+++ Excerpted records
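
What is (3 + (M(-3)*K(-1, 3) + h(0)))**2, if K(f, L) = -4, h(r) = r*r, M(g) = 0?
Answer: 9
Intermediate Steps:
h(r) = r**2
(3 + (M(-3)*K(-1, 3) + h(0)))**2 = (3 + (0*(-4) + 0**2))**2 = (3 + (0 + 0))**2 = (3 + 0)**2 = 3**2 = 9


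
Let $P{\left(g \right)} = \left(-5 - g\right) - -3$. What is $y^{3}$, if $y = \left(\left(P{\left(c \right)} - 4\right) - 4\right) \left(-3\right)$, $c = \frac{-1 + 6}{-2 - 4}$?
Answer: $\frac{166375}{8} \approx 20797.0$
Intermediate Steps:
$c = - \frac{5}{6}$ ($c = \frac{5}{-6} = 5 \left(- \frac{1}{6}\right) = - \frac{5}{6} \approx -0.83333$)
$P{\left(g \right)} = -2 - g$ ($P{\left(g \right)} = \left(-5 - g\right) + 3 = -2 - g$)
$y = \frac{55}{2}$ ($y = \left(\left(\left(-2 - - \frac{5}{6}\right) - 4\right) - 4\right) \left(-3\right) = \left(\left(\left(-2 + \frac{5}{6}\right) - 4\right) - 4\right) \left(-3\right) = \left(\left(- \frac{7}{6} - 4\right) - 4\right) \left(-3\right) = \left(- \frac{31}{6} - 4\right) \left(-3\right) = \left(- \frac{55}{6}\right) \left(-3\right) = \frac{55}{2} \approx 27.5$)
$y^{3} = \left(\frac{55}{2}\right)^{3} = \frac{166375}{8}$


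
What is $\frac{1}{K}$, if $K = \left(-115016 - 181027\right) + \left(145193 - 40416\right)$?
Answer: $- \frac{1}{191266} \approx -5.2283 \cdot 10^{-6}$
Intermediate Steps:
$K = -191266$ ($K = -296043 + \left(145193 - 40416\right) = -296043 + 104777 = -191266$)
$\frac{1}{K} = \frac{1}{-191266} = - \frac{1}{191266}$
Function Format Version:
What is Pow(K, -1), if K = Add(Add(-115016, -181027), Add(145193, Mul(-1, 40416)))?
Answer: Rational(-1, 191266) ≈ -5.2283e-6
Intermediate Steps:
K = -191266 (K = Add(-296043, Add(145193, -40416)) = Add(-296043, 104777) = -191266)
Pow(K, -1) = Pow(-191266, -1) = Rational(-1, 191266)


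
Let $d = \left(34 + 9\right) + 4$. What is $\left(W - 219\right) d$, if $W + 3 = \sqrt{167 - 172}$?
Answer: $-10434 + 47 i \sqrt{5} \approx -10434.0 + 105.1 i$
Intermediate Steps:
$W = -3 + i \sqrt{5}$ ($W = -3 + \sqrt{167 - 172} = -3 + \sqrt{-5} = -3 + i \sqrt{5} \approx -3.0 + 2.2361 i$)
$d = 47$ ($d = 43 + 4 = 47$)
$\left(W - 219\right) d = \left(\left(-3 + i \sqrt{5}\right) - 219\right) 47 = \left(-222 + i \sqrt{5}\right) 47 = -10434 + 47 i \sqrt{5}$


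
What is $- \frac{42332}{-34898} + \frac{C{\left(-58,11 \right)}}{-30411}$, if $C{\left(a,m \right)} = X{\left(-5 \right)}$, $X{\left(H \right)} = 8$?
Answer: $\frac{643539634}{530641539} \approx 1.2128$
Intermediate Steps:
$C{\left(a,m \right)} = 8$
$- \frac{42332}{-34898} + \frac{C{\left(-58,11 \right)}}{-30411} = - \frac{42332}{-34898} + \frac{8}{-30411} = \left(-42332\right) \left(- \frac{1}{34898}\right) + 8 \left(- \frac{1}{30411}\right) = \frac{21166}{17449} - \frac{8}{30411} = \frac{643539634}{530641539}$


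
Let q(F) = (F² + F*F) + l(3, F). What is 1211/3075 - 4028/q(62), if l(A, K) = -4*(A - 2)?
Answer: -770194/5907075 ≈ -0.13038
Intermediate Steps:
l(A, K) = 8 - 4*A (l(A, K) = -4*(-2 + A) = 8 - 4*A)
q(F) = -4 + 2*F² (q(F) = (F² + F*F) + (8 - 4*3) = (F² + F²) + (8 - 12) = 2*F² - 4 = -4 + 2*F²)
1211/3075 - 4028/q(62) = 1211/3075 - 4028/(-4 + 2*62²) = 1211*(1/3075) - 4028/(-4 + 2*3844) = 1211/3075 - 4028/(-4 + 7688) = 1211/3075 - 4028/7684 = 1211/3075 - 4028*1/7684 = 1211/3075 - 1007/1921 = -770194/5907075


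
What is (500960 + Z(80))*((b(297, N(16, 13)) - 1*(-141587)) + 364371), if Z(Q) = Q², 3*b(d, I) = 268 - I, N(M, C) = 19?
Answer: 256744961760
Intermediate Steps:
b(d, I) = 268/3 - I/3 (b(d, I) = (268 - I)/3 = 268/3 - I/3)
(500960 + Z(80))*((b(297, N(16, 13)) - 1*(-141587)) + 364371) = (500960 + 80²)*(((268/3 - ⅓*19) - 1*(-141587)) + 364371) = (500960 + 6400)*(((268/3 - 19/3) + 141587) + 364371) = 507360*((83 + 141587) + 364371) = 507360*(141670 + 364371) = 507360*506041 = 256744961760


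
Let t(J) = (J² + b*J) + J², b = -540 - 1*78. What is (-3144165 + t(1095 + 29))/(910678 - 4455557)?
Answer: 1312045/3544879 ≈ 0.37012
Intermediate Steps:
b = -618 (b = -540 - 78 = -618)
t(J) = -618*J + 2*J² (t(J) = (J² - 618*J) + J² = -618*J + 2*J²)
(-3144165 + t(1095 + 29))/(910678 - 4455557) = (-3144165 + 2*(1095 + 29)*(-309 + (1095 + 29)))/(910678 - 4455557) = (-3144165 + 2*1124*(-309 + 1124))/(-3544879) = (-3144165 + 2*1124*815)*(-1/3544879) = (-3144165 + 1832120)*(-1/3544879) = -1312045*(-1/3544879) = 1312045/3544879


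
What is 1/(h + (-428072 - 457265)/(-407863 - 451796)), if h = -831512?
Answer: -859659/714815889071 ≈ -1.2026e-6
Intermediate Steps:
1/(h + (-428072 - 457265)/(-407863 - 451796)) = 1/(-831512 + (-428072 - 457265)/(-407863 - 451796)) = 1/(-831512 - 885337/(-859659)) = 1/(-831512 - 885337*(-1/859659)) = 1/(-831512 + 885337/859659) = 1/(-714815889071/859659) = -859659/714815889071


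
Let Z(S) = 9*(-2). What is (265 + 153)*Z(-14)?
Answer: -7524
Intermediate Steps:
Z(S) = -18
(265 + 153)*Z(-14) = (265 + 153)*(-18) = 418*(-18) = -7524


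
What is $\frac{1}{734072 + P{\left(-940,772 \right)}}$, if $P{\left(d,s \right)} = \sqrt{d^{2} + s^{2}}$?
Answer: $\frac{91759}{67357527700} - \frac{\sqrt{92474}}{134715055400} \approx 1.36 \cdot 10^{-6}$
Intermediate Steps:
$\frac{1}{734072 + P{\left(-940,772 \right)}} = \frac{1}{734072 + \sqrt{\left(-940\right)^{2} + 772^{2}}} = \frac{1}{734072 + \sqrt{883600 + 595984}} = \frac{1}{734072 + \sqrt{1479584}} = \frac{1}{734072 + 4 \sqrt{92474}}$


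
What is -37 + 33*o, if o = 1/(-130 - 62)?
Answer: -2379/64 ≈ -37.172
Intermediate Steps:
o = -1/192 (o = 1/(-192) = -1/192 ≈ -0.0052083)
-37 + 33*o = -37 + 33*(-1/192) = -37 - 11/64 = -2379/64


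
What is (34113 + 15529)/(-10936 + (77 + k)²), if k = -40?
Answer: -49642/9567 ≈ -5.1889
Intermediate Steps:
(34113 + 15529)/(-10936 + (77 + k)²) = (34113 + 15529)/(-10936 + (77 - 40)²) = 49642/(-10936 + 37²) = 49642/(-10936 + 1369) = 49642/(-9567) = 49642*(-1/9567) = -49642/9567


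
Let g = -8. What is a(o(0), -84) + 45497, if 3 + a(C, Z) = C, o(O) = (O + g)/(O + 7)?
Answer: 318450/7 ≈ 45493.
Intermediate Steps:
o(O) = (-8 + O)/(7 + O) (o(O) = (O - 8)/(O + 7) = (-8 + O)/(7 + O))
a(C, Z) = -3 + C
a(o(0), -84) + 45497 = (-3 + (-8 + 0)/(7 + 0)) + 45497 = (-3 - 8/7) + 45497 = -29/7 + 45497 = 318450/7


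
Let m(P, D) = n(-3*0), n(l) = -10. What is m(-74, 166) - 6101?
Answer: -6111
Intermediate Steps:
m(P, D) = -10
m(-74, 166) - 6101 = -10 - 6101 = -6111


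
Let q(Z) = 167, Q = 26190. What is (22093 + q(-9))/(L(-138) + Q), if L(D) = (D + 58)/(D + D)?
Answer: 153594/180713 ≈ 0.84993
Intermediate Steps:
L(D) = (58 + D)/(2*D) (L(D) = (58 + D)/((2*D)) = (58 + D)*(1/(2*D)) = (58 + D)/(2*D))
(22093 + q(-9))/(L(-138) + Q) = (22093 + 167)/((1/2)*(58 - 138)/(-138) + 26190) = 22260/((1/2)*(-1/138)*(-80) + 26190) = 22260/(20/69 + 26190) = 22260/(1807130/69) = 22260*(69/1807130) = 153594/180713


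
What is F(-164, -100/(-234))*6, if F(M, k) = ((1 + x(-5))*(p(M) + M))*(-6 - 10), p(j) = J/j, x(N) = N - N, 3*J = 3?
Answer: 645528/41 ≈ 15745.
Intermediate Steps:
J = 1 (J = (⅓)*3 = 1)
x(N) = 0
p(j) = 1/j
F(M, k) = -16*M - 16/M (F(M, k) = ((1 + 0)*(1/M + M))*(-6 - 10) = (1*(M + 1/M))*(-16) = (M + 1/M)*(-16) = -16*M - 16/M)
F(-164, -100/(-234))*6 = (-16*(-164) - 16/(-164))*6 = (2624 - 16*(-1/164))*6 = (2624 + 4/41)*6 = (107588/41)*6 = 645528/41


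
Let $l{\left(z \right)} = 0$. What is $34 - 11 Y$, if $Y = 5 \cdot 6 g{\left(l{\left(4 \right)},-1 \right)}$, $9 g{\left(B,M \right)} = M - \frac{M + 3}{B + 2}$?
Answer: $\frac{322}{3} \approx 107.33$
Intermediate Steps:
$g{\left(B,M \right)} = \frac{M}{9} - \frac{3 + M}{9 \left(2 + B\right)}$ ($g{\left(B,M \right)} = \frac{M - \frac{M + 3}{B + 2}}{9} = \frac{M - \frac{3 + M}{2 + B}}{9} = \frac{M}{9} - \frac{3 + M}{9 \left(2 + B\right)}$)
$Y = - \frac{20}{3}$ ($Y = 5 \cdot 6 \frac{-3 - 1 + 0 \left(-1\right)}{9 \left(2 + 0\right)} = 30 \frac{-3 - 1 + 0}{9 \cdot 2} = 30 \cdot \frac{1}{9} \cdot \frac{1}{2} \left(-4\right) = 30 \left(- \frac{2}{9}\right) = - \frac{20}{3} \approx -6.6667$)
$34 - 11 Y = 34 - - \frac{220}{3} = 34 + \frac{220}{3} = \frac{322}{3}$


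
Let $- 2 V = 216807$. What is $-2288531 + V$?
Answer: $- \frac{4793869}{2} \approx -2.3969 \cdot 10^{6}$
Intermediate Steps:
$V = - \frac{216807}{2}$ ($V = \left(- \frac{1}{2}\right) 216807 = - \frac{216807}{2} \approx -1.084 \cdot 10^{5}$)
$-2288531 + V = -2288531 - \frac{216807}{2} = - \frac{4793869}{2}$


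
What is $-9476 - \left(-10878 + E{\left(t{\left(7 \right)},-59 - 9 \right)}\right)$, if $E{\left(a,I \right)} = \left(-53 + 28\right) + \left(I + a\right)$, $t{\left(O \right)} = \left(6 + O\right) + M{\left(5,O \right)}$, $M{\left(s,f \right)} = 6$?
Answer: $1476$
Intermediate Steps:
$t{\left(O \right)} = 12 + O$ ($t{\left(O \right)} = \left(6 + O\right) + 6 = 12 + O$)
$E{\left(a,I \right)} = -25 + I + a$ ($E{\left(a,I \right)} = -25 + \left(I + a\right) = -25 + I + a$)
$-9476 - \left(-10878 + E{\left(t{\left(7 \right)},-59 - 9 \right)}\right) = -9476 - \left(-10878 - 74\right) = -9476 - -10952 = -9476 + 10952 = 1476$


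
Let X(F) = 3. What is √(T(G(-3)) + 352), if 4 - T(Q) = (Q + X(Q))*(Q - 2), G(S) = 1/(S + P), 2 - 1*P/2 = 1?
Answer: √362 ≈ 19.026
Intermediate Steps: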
++++++
+++ Excerpted records
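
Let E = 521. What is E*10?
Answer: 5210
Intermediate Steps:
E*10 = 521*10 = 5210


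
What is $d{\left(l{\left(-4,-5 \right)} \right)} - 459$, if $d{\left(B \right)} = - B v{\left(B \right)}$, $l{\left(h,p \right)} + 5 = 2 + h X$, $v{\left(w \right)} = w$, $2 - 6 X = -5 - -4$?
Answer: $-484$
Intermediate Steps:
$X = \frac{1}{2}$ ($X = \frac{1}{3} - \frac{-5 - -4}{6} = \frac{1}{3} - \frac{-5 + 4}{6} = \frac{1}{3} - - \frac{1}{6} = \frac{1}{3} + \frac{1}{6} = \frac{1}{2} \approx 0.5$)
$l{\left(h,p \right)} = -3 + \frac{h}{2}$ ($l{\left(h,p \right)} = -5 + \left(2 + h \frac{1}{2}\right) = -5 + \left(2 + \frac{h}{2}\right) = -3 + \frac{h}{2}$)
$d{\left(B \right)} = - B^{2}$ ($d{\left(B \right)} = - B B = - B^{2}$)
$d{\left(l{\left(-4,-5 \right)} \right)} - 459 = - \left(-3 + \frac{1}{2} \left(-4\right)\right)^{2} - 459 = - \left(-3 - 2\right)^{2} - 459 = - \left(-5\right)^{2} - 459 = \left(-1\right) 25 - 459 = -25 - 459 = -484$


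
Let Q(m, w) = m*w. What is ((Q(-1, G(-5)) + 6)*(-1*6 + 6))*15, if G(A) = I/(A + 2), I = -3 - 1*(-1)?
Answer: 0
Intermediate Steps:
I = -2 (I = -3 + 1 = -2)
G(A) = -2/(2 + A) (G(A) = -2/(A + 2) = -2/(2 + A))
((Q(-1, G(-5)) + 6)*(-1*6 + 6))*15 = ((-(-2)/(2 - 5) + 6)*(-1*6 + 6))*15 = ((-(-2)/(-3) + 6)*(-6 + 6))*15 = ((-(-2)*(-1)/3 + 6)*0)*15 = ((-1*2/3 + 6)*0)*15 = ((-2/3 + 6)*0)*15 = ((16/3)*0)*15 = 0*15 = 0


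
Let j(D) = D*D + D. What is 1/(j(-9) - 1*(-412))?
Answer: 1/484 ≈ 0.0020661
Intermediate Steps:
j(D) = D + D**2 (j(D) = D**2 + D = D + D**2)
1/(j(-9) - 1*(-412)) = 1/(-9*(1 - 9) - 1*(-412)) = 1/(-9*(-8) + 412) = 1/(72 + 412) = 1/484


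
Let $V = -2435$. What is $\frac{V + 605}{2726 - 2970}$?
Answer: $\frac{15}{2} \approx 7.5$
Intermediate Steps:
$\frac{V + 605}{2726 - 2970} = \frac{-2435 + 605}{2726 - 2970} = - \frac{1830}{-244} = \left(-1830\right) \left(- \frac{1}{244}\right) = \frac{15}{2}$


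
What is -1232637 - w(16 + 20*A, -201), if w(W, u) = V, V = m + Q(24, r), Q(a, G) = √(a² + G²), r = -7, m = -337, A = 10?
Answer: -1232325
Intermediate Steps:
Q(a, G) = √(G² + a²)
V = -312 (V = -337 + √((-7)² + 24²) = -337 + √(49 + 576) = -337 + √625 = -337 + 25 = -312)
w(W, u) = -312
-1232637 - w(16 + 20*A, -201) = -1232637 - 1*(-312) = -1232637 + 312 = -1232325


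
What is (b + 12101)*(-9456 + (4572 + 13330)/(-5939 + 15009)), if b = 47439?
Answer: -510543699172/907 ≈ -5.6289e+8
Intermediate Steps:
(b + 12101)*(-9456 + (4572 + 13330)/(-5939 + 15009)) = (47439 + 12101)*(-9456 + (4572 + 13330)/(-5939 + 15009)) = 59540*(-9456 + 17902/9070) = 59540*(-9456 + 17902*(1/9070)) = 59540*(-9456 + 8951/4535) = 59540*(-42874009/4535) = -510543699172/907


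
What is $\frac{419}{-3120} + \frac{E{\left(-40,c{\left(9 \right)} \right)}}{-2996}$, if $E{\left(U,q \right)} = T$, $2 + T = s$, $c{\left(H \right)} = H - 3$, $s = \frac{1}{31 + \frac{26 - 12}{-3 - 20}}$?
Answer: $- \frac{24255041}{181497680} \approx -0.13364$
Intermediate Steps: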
++++++
+++ Excerpted records
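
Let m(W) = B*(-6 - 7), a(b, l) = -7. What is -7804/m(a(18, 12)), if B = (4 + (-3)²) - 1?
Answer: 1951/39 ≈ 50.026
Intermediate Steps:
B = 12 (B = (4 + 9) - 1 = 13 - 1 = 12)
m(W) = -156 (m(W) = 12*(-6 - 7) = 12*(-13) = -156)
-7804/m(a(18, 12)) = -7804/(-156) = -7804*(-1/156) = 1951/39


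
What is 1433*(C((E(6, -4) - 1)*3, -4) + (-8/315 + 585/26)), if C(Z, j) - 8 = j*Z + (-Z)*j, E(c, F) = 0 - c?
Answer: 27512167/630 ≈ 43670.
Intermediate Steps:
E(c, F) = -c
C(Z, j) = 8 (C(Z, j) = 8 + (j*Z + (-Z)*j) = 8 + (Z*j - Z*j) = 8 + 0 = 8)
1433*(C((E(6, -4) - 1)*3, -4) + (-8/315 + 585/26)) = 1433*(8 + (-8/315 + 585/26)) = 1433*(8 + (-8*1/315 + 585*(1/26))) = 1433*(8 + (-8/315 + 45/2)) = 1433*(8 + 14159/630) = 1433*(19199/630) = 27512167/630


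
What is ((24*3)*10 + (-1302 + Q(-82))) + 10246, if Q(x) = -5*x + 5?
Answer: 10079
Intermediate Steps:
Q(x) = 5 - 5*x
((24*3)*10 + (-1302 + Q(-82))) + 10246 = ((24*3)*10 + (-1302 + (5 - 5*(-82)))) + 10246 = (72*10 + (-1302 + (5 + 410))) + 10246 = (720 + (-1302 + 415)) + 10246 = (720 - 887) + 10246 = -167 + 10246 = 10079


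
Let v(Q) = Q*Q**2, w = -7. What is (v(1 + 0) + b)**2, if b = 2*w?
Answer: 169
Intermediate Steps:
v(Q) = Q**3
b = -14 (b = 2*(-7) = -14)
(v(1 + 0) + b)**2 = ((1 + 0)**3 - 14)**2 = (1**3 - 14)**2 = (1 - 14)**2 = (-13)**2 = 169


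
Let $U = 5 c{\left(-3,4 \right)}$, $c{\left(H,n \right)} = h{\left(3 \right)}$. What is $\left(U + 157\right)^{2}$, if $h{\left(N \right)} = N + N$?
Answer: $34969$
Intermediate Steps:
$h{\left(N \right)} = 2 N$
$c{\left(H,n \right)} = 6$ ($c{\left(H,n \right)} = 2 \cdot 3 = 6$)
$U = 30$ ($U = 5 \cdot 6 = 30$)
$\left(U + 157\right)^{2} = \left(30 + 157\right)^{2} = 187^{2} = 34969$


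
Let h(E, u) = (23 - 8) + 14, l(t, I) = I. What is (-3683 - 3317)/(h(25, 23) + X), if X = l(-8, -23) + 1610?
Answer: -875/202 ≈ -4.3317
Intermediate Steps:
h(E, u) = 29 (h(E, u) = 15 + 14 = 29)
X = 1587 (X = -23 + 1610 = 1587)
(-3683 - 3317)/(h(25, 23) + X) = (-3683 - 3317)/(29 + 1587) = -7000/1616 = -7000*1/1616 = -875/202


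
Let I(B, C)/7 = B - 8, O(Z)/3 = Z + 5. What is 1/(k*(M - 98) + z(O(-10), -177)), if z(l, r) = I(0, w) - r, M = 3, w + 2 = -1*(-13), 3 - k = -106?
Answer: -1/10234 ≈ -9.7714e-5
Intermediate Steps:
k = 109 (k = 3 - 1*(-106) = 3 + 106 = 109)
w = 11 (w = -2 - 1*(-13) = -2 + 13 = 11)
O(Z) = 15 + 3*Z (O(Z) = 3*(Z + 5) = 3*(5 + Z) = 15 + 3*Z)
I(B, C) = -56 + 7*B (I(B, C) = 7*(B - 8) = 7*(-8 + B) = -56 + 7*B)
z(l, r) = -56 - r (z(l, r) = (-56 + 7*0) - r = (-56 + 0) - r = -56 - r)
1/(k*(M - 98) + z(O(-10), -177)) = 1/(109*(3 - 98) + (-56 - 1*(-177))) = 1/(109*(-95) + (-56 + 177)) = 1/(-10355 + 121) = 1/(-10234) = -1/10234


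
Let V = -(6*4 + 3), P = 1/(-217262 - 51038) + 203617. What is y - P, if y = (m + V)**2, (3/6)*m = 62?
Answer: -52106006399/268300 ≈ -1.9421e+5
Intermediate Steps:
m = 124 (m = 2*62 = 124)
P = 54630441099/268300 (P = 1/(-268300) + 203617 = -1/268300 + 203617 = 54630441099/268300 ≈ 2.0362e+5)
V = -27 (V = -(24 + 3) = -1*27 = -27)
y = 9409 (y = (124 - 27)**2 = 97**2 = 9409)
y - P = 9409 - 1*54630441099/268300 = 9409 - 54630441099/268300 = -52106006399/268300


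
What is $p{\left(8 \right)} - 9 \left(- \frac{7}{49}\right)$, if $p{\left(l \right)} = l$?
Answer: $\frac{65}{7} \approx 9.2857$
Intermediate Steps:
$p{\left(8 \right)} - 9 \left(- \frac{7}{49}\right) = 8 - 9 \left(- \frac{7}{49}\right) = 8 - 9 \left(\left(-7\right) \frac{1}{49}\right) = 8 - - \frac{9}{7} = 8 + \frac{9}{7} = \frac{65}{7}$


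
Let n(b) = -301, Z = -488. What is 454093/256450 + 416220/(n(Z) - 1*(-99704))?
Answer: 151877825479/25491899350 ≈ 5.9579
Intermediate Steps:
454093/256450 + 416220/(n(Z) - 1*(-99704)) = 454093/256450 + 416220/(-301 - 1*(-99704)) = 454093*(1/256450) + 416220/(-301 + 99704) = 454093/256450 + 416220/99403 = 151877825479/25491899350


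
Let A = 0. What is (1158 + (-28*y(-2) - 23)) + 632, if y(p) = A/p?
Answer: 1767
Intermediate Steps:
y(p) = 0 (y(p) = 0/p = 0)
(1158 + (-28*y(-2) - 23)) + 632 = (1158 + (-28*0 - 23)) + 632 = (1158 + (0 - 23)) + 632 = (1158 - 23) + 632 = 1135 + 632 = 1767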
++++++
Taking the entries above, print exactly the lines starting at the line with "What is Pow(K, -1), if" and ending at the line with "Answer: -770194/5907075 ≈ -0.13038", both included.

Response to this task:
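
What is Pow(K, -1), if K = Add(Add(-115016, -181027), Add(145193, Mul(-1, 40416)))?
Answer: Rational(-1, 191266) ≈ -5.2283e-6
Intermediate Steps:
K = -191266 (K = Add(-296043, Add(145193, -40416)) = Add(-296043, 104777) = -191266)
Pow(K, -1) = Pow(-191266, -1) = Rational(-1, 191266)


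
Let $d = \left(34 + 9\right) + 4$. What is $\left(W - 219\right) d$, if $W + 3 = \sqrt{167 - 172}$?
Answer: $-10434 + 47 i \sqrt{5} \approx -10434.0 + 105.1 i$
Intermediate Steps:
$W = -3 + i \sqrt{5}$ ($W = -3 + \sqrt{167 - 172} = -3 + \sqrt{-5} = -3 + i \sqrt{5} \approx -3.0 + 2.2361 i$)
$d = 47$ ($d = 43 + 4 = 47$)
$\left(W - 219\right) d = \left(\left(-3 + i \sqrt{5}\right) - 219\right) 47 = \left(-222 + i \sqrt{5}\right) 47 = -10434 + 47 i \sqrt{5}$


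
What is $- \frac{42332}{-34898} + \frac{C{\left(-58,11 \right)}}{-30411}$, if $C{\left(a,m \right)} = X{\left(-5 \right)}$, $X{\left(H \right)} = 8$?
Answer: $\frac{643539634}{530641539} \approx 1.2128$
Intermediate Steps:
$C{\left(a,m \right)} = 8$
$- \frac{42332}{-34898} + \frac{C{\left(-58,11 \right)}}{-30411} = - \frac{42332}{-34898} + \frac{8}{-30411} = \left(-42332\right) \left(- \frac{1}{34898}\right) + 8 \left(- \frac{1}{30411}\right) = \frac{21166}{17449} - \frac{8}{30411} = \frac{643539634}{530641539}$


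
Let q(F) = (F² + F*F) + l(3, F). What is 1211/3075 - 4028/q(62), if l(A, K) = -4*(A - 2)?
Answer: -770194/5907075 ≈ -0.13038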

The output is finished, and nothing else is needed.